- **Problem to solve**
Produce word for word the lines of the data below running from the one that has "Oven temperature must" to the one that has "Package weight is", inclusive, and no others.

(Records contained in a dataset)

*-*-*

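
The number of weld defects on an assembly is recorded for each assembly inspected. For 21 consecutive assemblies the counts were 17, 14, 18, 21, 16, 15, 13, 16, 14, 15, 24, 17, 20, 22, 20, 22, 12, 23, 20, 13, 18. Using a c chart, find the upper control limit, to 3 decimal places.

30.212

c̄ = (17 + 14 + 18 + 21 + 16 + 15 + 13 + 16 + 14 + 15 + 24 + 17 + 20 + 22 + 20 + 22 + 12 + 23 + 20 + 13 + 18) / 21 = 370 / 21 = 17.6190
UCL = c̄ + 3√c̄ = 17.6190 + 3 × √17.6190 = 17.6190 + 3 × 4.1975 = 30.2116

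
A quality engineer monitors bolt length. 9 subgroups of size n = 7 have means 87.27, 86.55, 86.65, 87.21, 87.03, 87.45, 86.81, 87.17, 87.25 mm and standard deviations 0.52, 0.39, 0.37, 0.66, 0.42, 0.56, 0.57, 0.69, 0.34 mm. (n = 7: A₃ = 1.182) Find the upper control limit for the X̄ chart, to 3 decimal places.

X̄̄ = (87.27 + 86.55 + 86.65 + 87.21 + 87.03 + 87.45 + 86.81 + 87.17 + 87.25) / 9 = 87.0433
s̄ = (0.52 + 0.39 + 0.37 + 0.66 + 0.42 + 0.56 + 0.57 + 0.69 + 0.34) / 9 = 0.5022
UCL = X̄̄ + A₃·s̄ = 87.0433 + 1.182 × 0.5022 = 87.6370

87.637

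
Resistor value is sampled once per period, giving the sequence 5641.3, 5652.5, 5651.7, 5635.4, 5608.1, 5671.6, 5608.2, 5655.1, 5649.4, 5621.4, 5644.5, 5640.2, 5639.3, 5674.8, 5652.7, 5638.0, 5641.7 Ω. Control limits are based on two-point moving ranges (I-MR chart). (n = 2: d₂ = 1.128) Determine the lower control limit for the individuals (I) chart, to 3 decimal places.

X̄ = (5641.3 + 5652.5 + 5651.7 + 5635.4 + 5608.1 + 5671.6 + 5608.2 + 5655.1 + 5649.4 + 5621.4 + 5644.5 + 5640.2 + 5639.3 + 5674.8 + 5652.7 + 5638.0 + 5641.7) / 17 = 5642.7000
Moving ranges: 11.2, 0.8, 16.3, 27.3, 63.5, 63.4, 46.9, 5.7, 28.0, 23.1, 4.3, 0.9, 35.5, 22.1, 14.7, 3.7; M̄R̄ = 367.4000 / 16 = 22.9625
LCL = X̄ − 3·M̄R̄/d₂ = 5642.7000 − 3 × 22.9625 / 1.128 = 5581.6295

5581.630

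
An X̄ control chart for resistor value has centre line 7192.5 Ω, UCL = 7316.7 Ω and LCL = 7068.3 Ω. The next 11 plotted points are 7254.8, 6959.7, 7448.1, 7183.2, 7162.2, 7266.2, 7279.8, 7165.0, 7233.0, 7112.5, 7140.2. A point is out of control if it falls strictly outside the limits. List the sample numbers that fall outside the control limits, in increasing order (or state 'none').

2, 3

Compare each point to [7068.3, 7316.7]: sample 2 = 6959.7 < LCL; sample 3 = 7448.1 > UCL.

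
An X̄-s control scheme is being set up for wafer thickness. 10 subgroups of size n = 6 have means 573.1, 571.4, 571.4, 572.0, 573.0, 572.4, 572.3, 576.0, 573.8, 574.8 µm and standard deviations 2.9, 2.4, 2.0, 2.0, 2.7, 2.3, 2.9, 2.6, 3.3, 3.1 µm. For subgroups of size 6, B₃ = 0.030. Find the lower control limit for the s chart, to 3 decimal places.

0.079

s̄ = (2.9 + 2.4 + 2.0 + 2.0 + 2.7 + 2.3 + 2.9 + 2.6 + 3.3 + 3.1) / 10 = 2.6200
LCL_s = B₃·s̄ = 0.030 × 2.6200 = 0.0786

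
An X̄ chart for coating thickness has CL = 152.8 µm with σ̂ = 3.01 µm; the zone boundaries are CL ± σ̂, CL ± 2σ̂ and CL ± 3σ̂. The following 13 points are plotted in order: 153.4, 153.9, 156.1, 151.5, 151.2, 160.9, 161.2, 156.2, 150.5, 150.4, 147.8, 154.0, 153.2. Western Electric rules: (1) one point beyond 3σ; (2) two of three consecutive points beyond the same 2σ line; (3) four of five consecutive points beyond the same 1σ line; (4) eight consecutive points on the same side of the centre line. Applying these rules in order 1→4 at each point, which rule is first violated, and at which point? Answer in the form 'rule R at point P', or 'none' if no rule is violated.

rule 2 at point 7

Zone of each point (C = within 1σ̂, B = 1σ̂–2σ̂, A = 2σ̂–3σ̂, * = beyond 3σ̂; sign = side of CL): 1:+C, 2:+C, 3:+B, 4:-C, 5:-C, 6:+A, 7:+A, 8:+B, 9:-C, 10:-C, 11:-B, 12:+C, 13:+C
Rule 2 (two of three consecutive points beyond the same 2σ limit) is satisfied at point 7.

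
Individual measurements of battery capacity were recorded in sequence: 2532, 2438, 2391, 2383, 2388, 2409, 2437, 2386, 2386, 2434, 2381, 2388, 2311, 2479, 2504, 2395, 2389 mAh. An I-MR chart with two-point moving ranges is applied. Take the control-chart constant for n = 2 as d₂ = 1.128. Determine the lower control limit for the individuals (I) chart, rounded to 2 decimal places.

X̄ = (2532 + 2438 + 2391 + 2383 + 2388 + 2409 + 2437 + 2386 + 2386 + 2434 + 2381 + 2388 + 2311 + 2479 + 2504 + 2395 + 2389) / 17 = 2413.5882
Moving ranges: 94, 47, 8, 5, 21, 28, 51, 0, 48, 53, 7, 77, 168, 25, 109, 6; M̄R̄ = 747.0000 / 16 = 46.6875
LCL = X̄ − 3·M̄R̄/d₂ = 2413.5882 − 3 × 46.6875 / 1.128 = 2289.4194

2289.42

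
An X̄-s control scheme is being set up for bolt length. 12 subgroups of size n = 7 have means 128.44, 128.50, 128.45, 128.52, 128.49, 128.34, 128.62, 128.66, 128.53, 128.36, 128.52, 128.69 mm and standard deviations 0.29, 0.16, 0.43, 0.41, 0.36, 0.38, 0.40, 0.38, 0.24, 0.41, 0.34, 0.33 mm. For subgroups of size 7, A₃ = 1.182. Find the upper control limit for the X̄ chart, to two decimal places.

X̄̄ = (128.44 + 128.50 + 128.45 + 128.52 + 128.49 + 128.34 + 128.62 + 128.66 + 128.53 + 128.36 + 128.52 + 128.69) / 12 = 128.5100
s̄ = (0.29 + 0.16 + 0.43 + 0.41 + 0.36 + 0.38 + 0.40 + 0.38 + 0.24 + 0.41 + 0.34 + 0.33) / 12 = 0.3442
UCL = X̄̄ + A₃·s̄ = 128.5100 + 1.182 × 0.3442 = 128.9168

128.92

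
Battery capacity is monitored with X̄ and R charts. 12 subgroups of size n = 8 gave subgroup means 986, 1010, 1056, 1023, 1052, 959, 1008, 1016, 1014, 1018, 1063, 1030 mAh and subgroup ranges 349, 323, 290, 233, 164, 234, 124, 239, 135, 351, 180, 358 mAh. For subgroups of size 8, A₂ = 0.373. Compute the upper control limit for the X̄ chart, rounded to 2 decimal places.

1112.21

X̄̄ = (986 + 1010 + 1056 + 1023 + 1052 + 959 + 1008 + 1016 + 1014 + 1018 + 1063 + 1030) / 12 = 12235.0000 / 12 = 1019.5833
R̄ = (349 + 323 + 290 + 233 + 164 + 234 + 124 + 239 + 135 + 351 + 180 + 358) / 12 = 2980.0000 / 12 = 248.3333
UCL = X̄̄ + A₂·R̄ = 1019.5833 + 0.373 × 248.3333 = 1112.2117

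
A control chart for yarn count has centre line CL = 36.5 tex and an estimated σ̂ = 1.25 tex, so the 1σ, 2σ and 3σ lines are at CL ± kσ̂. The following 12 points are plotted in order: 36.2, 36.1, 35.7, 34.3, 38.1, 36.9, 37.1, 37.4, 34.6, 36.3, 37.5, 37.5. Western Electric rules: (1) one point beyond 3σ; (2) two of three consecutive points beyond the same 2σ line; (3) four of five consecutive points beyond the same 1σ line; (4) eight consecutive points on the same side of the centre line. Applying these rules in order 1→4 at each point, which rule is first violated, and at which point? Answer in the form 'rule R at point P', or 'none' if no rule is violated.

Zone of each point (C = within 1σ̂, B = 1σ̂–2σ̂, A = 2σ̂–3σ̂, * = beyond 3σ̂; sign = side of CL): 1:-C, 2:-C, 3:-C, 4:-B, 5:+B, 6:+C, 7:+C, 8:+C, 9:-B, 10:-C, 11:+C, 12:+C
No rule fires across all 12 points.

none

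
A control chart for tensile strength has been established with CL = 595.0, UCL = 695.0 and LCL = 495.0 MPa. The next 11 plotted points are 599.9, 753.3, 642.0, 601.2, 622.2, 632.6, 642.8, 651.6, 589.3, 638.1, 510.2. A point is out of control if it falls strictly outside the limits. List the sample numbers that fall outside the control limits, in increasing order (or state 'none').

2

Compare each point to [495.0, 695.0]: sample 2 = 753.3 > UCL.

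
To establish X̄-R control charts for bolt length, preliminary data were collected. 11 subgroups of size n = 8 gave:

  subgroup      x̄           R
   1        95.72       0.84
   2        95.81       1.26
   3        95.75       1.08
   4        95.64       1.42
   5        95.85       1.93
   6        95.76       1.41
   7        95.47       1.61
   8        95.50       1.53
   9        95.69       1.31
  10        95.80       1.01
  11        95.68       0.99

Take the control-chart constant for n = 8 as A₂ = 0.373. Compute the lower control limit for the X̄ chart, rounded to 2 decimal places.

95.21

X̄̄ = (95.72 + 95.81 + 95.75 + 95.64 + 95.85 + 95.76 + 95.47 + 95.50 + 95.69 + 95.80 + 95.68) / 11 = 1052.6700 / 11 = 95.6973
R̄ = (0.84 + 1.26 + 1.08 + 1.42 + 1.93 + 1.41 + 1.61 + 1.53 + 1.31 + 1.01 + 0.99) / 11 = 14.3900 / 11 = 1.3082
LCL = X̄̄ − A₂·R̄ = 95.6973 − 0.373 × 1.3082 = 95.2093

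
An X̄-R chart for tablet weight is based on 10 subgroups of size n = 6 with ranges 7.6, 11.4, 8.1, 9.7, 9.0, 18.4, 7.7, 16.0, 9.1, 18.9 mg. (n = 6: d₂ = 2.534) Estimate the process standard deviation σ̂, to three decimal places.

4.574

R̄ = (7.6 + 11.4 + 8.1 + 9.7 + 9.0 + 18.4 + 7.7 + 16.0 + 9.1 + 18.9) / 10 = 11.5900
σ̂ = R̄ / d₂ = 11.5900 / 2.534 = 4.5738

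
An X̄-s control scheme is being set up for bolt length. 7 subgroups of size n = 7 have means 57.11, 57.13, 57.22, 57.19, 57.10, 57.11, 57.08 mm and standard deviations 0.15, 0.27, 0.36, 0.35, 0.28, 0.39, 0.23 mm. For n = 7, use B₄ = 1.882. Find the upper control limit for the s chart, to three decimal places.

s̄ = (0.15 + 0.27 + 0.36 + 0.35 + 0.28 + 0.39 + 0.23) / 7 = 0.2900
UCL_s = B₄·s̄ = 1.882 × 0.2900 = 0.5458

0.546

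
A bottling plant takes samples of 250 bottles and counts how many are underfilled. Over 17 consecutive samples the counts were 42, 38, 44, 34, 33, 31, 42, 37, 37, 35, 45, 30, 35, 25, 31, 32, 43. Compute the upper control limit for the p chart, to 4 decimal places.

p̄ = Σdᵢ / (k·n) = 614 / (17 × 250) = 0.14447
UCL = p̄ + 3·√(p̄(1−p̄)/n) = 0.14447 + 3 × √(0.14447×0.85553/250) = 0.14447 + 3 × 0.02224 = 0.21118

0.2112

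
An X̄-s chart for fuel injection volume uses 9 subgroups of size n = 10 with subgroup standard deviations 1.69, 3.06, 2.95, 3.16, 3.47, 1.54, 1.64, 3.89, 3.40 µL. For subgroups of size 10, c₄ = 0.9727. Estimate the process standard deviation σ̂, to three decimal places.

s̄ = (1.69 + 3.06 + 2.95 + 3.16 + 3.47 + 1.54 + 1.64 + 3.89 + 3.40) / 9 = 2.7556
σ̂ = s̄ / c₄ = 2.7556 / 0.9727 = 2.8329

2.833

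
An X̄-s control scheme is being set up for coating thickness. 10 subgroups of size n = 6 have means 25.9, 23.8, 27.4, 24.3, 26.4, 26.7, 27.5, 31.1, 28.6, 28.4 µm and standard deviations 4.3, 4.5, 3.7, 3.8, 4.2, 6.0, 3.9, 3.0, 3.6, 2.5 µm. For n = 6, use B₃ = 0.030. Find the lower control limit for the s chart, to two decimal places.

s̄ = (4.3 + 4.5 + 3.7 + 3.8 + 4.2 + 6.0 + 3.9 + 3.0 + 3.6 + 2.5) / 10 = 3.9500
LCL_s = B₃·s̄ = 0.030 × 3.9500 = 0.1185

0.12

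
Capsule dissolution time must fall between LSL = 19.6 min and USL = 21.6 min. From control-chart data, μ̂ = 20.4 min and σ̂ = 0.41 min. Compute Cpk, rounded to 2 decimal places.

0.65

Cpu = (USL − μ̂) / (3σ̂) = (21.6 − 20.4) / (3 × 0.41) = 0.9756; Cpl = (μ̂ − LSL) / (3σ̂) = (20.4 − 19.6) / (3 × 0.41) = 0.6504; Cpk = min(Cpu, Cpl) = 0.6504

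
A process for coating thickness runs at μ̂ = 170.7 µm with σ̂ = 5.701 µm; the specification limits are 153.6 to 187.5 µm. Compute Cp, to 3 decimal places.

Cp = (USL − LSL) / (6σ̂) = (187.5 − 153.6) / (6 × 5.701) = 33.9000 / 34.2060 = 0.9911

0.991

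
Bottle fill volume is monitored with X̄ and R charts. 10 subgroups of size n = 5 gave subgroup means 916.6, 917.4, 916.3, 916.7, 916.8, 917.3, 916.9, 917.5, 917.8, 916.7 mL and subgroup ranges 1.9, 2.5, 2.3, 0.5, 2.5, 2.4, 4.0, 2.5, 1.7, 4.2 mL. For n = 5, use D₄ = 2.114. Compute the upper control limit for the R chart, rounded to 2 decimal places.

5.18

R̄ = (1.9 + 2.5 + 2.3 + 0.5 + 2.5 + 2.4 + 4.0 + 2.5 + 1.7 + 4.2) / 10 = 24.5000 / 10 = 2.4500
UCL_R = D₄·R̄ = 2.114 × 2.4500 = 5.1793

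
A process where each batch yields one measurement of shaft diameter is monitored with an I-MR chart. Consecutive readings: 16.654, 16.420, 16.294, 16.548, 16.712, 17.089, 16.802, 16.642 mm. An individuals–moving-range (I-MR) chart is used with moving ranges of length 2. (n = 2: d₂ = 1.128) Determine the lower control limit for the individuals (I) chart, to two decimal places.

X̄ = (16.654 + 16.420 + 16.294 + 16.548 + 16.712 + 17.089 + 16.802 + 16.642) / 8 = 16.6451
Moving ranges: 0.234, 0.126, 0.254, 0.164, 0.377, 0.287, 0.160; M̄R̄ = 1.6020 / 7 = 0.2289
LCL = X̄ − 3·M̄R̄/d₂ = 16.6451 − 3 × 0.2289 / 1.128 = 16.0365

16.04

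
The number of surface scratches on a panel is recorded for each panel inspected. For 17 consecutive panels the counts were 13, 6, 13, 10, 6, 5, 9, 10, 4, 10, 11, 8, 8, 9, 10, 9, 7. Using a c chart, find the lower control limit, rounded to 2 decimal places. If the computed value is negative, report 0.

0.00

c̄ = (13 + 6 + 13 + 10 + 6 + 5 + 9 + 10 + 4 + 10 + 11 + 8 + 8 + 9 + 10 + 9 + 7) / 17 = 148 / 17 = 8.7059
LCL = c̄ − 3√c̄ = 8.7059 − 3 × 2.9506 = -0.1458 → 0 (cannot be negative)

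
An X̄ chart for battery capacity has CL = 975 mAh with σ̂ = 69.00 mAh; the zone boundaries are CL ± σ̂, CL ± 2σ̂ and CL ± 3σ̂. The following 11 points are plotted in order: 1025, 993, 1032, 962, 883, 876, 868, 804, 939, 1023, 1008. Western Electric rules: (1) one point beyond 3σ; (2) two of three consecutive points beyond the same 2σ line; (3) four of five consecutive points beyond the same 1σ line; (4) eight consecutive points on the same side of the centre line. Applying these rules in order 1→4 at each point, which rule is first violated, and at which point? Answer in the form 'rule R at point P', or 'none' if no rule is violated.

rule 3 at point 8

Zone of each point (C = within 1σ̂, B = 1σ̂–2σ̂, A = 2σ̂–3σ̂, * = beyond 3σ̂; sign = side of CL): 1:+C, 2:+C, 3:+C, 4:-C, 5:-B, 6:-B, 7:-B, 8:-A, 9:-C, 10:+C, 11:+C
Rule 3 (four of five consecutive points beyond the same 1σ limit) is satisfied at point 8.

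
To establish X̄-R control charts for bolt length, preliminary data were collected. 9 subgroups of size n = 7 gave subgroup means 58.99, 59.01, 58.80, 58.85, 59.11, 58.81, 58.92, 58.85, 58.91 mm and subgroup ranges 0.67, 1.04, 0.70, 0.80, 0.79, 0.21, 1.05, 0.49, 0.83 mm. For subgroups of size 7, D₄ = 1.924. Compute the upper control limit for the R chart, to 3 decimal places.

1.407

R̄ = (0.67 + 1.04 + 0.70 + 0.80 + 0.79 + 0.21 + 1.05 + 0.49 + 0.83) / 9 = 6.5800 / 9 = 0.7311
UCL_R = D₄·R̄ = 1.924 × 0.7311 = 1.4067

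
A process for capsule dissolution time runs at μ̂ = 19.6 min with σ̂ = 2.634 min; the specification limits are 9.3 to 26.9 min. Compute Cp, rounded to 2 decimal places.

1.11

Cp = (USL − LSL) / (6σ̂) = (26.9 − 9.3) / (6 × 2.634) = 17.6000 / 15.8040 = 1.1136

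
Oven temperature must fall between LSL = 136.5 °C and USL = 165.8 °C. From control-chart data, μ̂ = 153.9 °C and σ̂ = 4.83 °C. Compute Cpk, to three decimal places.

Cpu = (USL − μ̂) / (3σ̂) = (165.8 − 153.9) / (3 × 4.83) = 0.8213; Cpl = (μ̂ − LSL) / (3σ̂) = (153.9 − 136.5) / (3 × 4.83) = 1.2008; Cpk = min(Cpu, Cpl) = 0.8213

0.821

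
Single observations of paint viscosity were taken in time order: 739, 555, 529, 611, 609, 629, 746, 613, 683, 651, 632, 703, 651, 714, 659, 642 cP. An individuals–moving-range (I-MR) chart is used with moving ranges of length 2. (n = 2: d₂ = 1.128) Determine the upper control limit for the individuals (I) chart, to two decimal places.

815.07

X̄ = (739 + 555 + 529 + 611 + 609 + 629 + 746 + 613 + 683 + 651 + 632 + 703 + 651 + 714 + 659 + 642) / 16 = 647.8750
Moving ranges: 184, 26, 82, 2, 20, 117, 133, 70, 32, 19, 71, 52, 63, 55, 17; M̄R̄ = 943.0000 / 15 = 62.8667
UCL = X̄ + 3·M̄R̄/d₂ = 647.8750 + 3 × 62.8667 / 1.128 = 815.0736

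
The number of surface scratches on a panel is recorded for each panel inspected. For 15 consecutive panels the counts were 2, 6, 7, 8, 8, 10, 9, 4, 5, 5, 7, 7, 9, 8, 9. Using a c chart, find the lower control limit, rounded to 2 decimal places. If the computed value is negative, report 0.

c̄ = (2 + 6 + 7 + 8 + 8 + 10 + 9 + 4 + 5 + 5 + 7 + 7 + 9 + 8 + 9) / 15 = 104 / 15 = 6.9333
LCL = c̄ − 3√c̄ = 6.9333 − 3 × 2.6331 = -0.9660 → 0 (cannot be negative)

0.00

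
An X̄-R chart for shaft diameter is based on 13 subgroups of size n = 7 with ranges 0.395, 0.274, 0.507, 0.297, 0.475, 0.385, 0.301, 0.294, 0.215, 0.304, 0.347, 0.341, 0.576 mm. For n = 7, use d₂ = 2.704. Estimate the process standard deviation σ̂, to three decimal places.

R̄ = (0.395 + 0.274 + 0.507 + 0.297 + 0.475 + 0.385 + 0.301 + 0.294 + 0.215 + 0.304 + 0.347 + 0.341 + 0.576) / 13 = 0.3624
σ̂ = R̄ / d₂ = 0.3624 / 2.704 = 0.1340

0.134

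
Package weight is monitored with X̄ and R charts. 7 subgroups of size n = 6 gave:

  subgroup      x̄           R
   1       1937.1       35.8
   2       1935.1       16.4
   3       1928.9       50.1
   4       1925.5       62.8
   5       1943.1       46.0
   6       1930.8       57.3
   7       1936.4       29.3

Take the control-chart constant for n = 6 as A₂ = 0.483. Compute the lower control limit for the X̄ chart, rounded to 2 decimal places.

X̄̄ = (1937.1 + 1935.1 + 1928.9 + 1925.5 + 1943.1 + 1930.8 + 1936.4) / 7 = 13536.9000 / 7 = 1933.8429
R̄ = (35.8 + 16.4 + 50.1 + 62.8 + 46.0 + 57.3 + 29.3) / 7 = 297.7000 / 7 = 42.5286
LCL = X̄̄ − A₂·R̄ = 1933.8429 − 0.483 × 42.5286 = 1913.3016

1913.30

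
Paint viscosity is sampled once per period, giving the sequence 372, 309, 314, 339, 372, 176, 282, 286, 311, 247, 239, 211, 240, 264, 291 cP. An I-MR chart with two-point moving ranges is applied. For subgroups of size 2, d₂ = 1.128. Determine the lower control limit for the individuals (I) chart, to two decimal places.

X̄ = (372 + 309 + 314 + 339 + 372 + 176 + 282 + 286 + 311 + 247 + 239 + 211 + 240 + 264 + 291) / 15 = 283.5333
Moving ranges: 63, 5, 25, 33, 196, 106, 4, 25, 64, 8, 28, 29, 24, 27; M̄R̄ = 637.0000 / 14 = 45.5000
LCL = X̄ − 3·M̄R̄/d₂ = 283.5333 − 3 × 45.5000 / 1.128 = 162.5227

162.52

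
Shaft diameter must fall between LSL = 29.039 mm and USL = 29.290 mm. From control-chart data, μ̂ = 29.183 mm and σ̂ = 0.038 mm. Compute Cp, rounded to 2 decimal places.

Cp = (USL − LSL) / (6σ̂) = (29.290 − 29.039) / (6 × 0.038) = 0.2510 / 0.2280 = 1.1009

1.10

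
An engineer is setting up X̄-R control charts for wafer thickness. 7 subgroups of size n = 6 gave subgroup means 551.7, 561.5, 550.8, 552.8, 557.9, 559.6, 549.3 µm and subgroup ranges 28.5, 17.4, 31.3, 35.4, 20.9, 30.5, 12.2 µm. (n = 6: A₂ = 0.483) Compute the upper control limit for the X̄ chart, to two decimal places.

566.96

X̄̄ = (551.7 + 561.5 + 550.8 + 552.8 + 557.9 + 559.6 + 549.3) / 7 = 3883.6000 / 7 = 554.8000
R̄ = (28.5 + 17.4 + 31.3 + 35.4 + 20.9 + 30.5 + 12.2) / 7 = 176.2000 / 7 = 25.1714
UCL = X̄̄ + A₂·R̄ = 554.8000 + 0.483 × 25.1714 = 566.9578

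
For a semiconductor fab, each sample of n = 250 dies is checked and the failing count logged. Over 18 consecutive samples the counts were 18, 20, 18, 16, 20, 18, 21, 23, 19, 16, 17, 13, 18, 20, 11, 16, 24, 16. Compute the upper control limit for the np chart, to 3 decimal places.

p̄ = Σdᵢ / (k·n) = 324 / (18 × 250) = 0.07200
UCL = np̄ + 3·√(np̄(1−p̄)) = 18.0000 + 3 × √(18.0000×0.92800) = 18.0000 + 3 × 4.0871 = 30.2612

30.261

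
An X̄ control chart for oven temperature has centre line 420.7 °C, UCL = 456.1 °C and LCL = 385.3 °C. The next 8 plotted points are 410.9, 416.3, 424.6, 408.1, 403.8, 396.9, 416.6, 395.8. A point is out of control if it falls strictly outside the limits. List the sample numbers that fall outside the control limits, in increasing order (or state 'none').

none

All 8 points lie within [385.3, 456.1].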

*-*-*

- **The answer**
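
Oven temperature must fall between LSL = 136.5 °C and USL = 165.8 °C. From control-chart data, μ̂ = 153.9 °C and σ̂ = 4.83 °C. Compute Cpk, to three decimal places.

Cpu = (USL − μ̂) / (3σ̂) = (165.8 − 153.9) / (3 × 4.83) = 0.8213; Cpl = (μ̂ − LSL) / (3σ̂) = (153.9 − 136.5) / (3 × 4.83) = 1.2008; Cpk = min(Cpu, Cpl) = 0.8213

0.821

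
Single observations of paint viscosity were taken in time order: 739, 555, 529, 611, 609, 629, 746, 613, 683, 651, 632, 703, 651, 714, 659, 642 cP. An individuals–moving-range (I-MR) chart is used with moving ranges of length 2. (n = 2: d₂ = 1.128) Determine the upper control limit for the individuals (I) chart, to two decimal places.

815.07

X̄ = (739 + 555 + 529 + 611 + 609 + 629 + 746 + 613 + 683 + 651 + 632 + 703 + 651 + 714 + 659 + 642) / 16 = 647.8750
Moving ranges: 184, 26, 82, 2, 20, 117, 133, 70, 32, 19, 71, 52, 63, 55, 17; M̄R̄ = 943.0000 / 15 = 62.8667
UCL = X̄ + 3·M̄R̄/d₂ = 647.8750 + 3 × 62.8667 / 1.128 = 815.0736

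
The number of surface scratches on a panel is recorded for each panel inspected. For 15 consecutive panels the counts were 2, 6, 7, 8, 8, 10, 9, 4, 5, 5, 7, 7, 9, 8, 9. Using a c chart, find the lower control limit, rounded to 2 decimal places. If the computed value is negative, report 0.

c̄ = (2 + 6 + 7 + 8 + 8 + 10 + 9 + 4 + 5 + 5 + 7 + 7 + 9 + 8 + 9) / 15 = 104 / 15 = 6.9333
LCL = c̄ − 3√c̄ = 6.9333 − 3 × 2.6331 = -0.9660 → 0 (cannot be negative)

0.00

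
An X̄-R chart for shaft diameter is based on 13 subgroups of size n = 7 with ranges 0.395, 0.274, 0.507, 0.297, 0.475, 0.385, 0.301, 0.294, 0.215, 0.304, 0.347, 0.341, 0.576 mm. For n = 7, use d₂ = 2.704. Estimate the process standard deviation σ̂, to three decimal places.

R̄ = (0.395 + 0.274 + 0.507 + 0.297 + 0.475 + 0.385 + 0.301 + 0.294 + 0.215 + 0.304 + 0.347 + 0.341 + 0.576) / 13 = 0.3624
σ̂ = R̄ / d₂ = 0.3624 / 2.704 = 0.1340

0.134

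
Package weight is monitored with X̄ and R charts. 7 subgroups of size n = 6 gave: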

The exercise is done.